(DESCRIPTION OF THE TASK) In your answer, print each of the records below exactly.
[Opening MATERIALS PROVIDED section]
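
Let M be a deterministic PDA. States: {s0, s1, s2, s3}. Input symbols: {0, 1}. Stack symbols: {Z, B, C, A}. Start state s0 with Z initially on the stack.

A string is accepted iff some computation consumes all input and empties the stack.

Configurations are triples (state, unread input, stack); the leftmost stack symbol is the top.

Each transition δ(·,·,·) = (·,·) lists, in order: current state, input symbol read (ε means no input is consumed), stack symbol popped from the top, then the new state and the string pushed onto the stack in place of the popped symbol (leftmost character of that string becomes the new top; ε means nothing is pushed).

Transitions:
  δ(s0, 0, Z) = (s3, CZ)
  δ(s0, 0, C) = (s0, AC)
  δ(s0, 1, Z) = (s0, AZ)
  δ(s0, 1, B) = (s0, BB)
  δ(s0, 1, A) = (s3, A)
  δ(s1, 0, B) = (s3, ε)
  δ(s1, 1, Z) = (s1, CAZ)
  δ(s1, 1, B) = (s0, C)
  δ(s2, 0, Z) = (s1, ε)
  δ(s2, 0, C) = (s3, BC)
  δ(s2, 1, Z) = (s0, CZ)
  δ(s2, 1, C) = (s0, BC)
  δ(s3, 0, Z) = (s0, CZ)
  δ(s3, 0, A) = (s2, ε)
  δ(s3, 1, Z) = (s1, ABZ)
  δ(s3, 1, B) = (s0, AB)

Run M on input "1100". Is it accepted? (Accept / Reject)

Accept

(s0, 1100, Z) ⊢ (s0, 100, AZ) ⊢ (s3, 00, AZ) ⊢ (s2, 0, Z) ⊢ (s1, ε, ε)
All input consumed and the stack is empty.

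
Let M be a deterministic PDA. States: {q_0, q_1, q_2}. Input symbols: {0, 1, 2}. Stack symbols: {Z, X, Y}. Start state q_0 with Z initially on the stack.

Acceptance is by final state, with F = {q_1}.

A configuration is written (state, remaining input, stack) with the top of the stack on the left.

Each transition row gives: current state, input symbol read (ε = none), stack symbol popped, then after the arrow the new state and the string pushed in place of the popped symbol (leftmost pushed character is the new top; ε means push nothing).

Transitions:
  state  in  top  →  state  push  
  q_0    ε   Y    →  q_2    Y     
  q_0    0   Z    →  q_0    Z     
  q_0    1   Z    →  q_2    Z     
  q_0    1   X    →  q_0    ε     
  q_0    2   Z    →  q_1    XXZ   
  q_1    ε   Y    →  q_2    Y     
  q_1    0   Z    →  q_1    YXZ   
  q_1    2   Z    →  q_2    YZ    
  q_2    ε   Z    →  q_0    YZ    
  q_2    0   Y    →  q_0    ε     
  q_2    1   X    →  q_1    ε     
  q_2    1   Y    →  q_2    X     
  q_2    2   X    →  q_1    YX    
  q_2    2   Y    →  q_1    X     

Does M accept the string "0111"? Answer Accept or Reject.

(q_0, 0111, Z) ⊢ (q_0, 111, Z) ⊢ (q_2, 11, Z) ⊢ (q_0, 11, YZ) ⊢ (q_2, 11, YZ) ⊢ (q_2, 1, XZ) ⊢ (q_1, ε, Z)
All input consumed; state q_1 ∈ F.

Accept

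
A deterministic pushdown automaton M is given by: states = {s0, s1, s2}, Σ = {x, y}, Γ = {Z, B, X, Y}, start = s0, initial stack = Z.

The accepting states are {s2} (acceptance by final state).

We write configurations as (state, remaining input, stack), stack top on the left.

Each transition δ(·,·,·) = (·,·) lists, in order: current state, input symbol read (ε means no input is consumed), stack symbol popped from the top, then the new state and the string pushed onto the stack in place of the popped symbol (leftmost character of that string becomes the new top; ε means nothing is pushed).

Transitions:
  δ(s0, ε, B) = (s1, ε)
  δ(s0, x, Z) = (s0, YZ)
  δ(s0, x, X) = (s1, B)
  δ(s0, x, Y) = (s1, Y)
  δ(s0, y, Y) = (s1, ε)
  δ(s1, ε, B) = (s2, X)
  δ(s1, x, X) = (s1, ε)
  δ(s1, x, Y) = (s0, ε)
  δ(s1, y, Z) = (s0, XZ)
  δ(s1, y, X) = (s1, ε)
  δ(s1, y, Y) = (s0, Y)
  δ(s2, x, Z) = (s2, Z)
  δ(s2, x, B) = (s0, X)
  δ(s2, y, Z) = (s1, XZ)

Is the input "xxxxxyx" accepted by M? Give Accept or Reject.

Reject

(s0, xxxxxyx, Z)
  read x, top Z: go to s0, push YZ → (s0, xxxxyx, YZ)
  read x, top Y: go to s1, push Y → (s1, xxxyx, YZ)
  read x, top Y: go to s0, push ε → (s0, xxyx, Z)
  read x, top Z: go to s0, push YZ → (s0, xyx, YZ)
  read x, top Y: go to s1, push Y → (s1, yx, YZ)
  read y, top Y: go to s0, push Y → (s0, x, YZ)
  read x, top Y: go to s1, push Y → (s1, ε, YZ)
All input consumed; state s1 ∉ F and no further ε-move applies.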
[Closing MATERIALS PROVIDED section]
(WRITTEN REPLY)
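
Let M be a deterministic PDA. States: {s0, s1, s2, s3}. Input symbols: {0, 1}. Stack symbols: {Z, B, C, A}. Start state s0 with Z initially on the stack.

A string is accepted iff some computation consumes all input and empties the stack.

Configurations are triples (state, unread input, stack); the leftmost stack symbol is the top.

Each transition δ(·,·,·) = (·,·) lists, in order: current state, input symbol read (ε means no input is consumed), stack symbol popped from the top, then the new state and the string pushed onto the stack in place of the popped symbol (leftmost character of that string becomes the new top; ε means nothing is pushed).

Transitions:
  δ(s0, 0, Z) = (s3, CZ)
  δ(s0, 0, C) = (s0, AC)
  δ(s0, 1, Z) = (s0, AZ)
  δ(s0, 1, B) = (s0, BB)
  δ(s0, 1, A) = (s3, A)
  δ(s1, 0, B) = (s3, ε)
  δ(s1, 1, Z) = (s1, CAZ)
  δ(s1, 1, B) = (s0, C)
  δ(s2, 0, Z) = (s1, ε)
  δ(s2, 0, C) = (s3, BC)
  δ(s2, 1, Z) = (s0, CZ)
  δ(s2, 1, C) = (s0, BC)
  δ(s3, 0, Z) = (s0, CZ)
  δ(s3, 0, A) = (s2, ε)
  δ(s3, 1, Z) = (s1, ABZ)
  δ(s3, 1, B) = (s0, AB)

Run M on input "1100". Is it accepted? (Accept / Reject)

Accept

(s0, 1100, Z) ⊢ (s0, 100, AZ) ⊢ (s3, 00, AZ) ⊢ (s2, 0, Z) ⊢ (s1, ε, ε)
All input consumed and the stack is empty.

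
Let M be a deterministic PDA. States: {q_0, q_1, q_2}. Input symbols: {0, 1, 2}. Stack symbols: {Z, X, Y}. Start state q_0 with Z initially on the stack.

Acceptance is by final state, with F = {q_1}.

A configuration is written (state, remaining input, stack) with the top of the stack on the left.

Each transition row gives: current state, input symbol read (ε = none), stack symbol popped, then after the arrow the new state and the string pushed in place of the popped symbol (leftmost pushed character is the new top; ε means push nothing).

Transitions:
  state  in  top  →  state  push  
  q_0    ε   Y    →  q_2    Y     
  q_0    0   Z    →  q_0    Z     
  q_0    1   Z    →  q_2    Z     
  q_0    1   X    →  q_0    ε     
  q_0    2   Z    →  q_1    XXZ   
  q_1    ε   Y    →  q_2    Y     
  q_1    0   Z    →  q_1    YXZ   
  q_1    2   Z    →  q_2    YZ    
  q_2    ε   Z    →  q_0    YZ    
  q_2    0   Y    →  q_0    ε     
  q_2    1   X    →  q_1    ε     
  q_2    1   Y    →  q_2    X     
  q_2    2   X    →  q_1    YX    
  q_2    2   Y    →  q_1    X     

Does M accept the string "0111"? Answer Accept or Reject.

(q_0, 0111, Z) ⊢ (q_0, 111, Z) ⊢ (q_2, 11, Z) ⊢ (q_0, 11, YZ) ⊢ (q_2, 11, YZ) ⊢ (q_2, 1, XZ) ⊢ (q_1, ε, Z)
All input consumed; state q_1 ∈ F.

Accept

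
A deterministic pushdown automaton M is given by: states = {s0, s1, s2}, Σ = {x, y}, Γ = {Z, B, X, Y}, start = s0, initial stack = Z.

The accepting states are {s2} (acceptance by final state).

We write configurations as (state, remaining input, stack), stack top on the left.

Each transition δ(·,·,·) = (·,·) lists, in order: current state, input symbol read (ε means no input is consumed), stack symbol popped from the top, then the new state and the string pushed onto the stack in place of the popped symbol (leftmost character of that string becomes the new top; ε means nothing is pushed).

Transitions:
  δ(s0, ε, B) = (s1, ε)
  δ(s0, x, Z) = (s0, YZ)
  δ(s0, x, X) = (s1, B)
  δ(s0, x, Y) = (s1, Y)
  δ(s0, y, Y) = (s1, ε)
  δ(s1, ε, B) = (s2, X)
  δ(s1, x, X) = (s1, ε)
  δ(s1, x, Y) = (s0, ε)
  δ(s1, y, Z) = (s0, XZ)
  δ(s1, y, X) = (s1, ε)
  δ(s1, y, Y) = (s0, Y)
  δ(s2, x, Z) = (s2, Z)
  δ(s2, x, B) = (s0, X)
  δ(s2, y, Z) = (s1, XZ)

Is the input "xxxxxyx" accepted by M? Give Accept or Reject.

Reject

(s0, xxxxxyx, Z)
  read x, top Z: go to s0, push YZ → (s0, xxxxyx, YZ)
  read x, top Y: go to s1, push Y → (s1, xxxyx, YZ)
  read x, top Y: go to s0, push ε → (s0, xxyx, Z)
  read x, top Z: go to s0, push YZ → (s0, xyx, YZ)
  read x, top Y: go to s1, push Y → (s1, yx, YZ)
  read y, top Y: go to s0, push Y → (s0, x, YZ)
  read x, top Y: go to s1, push Y → (s1, ε, YZ)
All input consumed; state s1 ∉ F and no further ε-move applies.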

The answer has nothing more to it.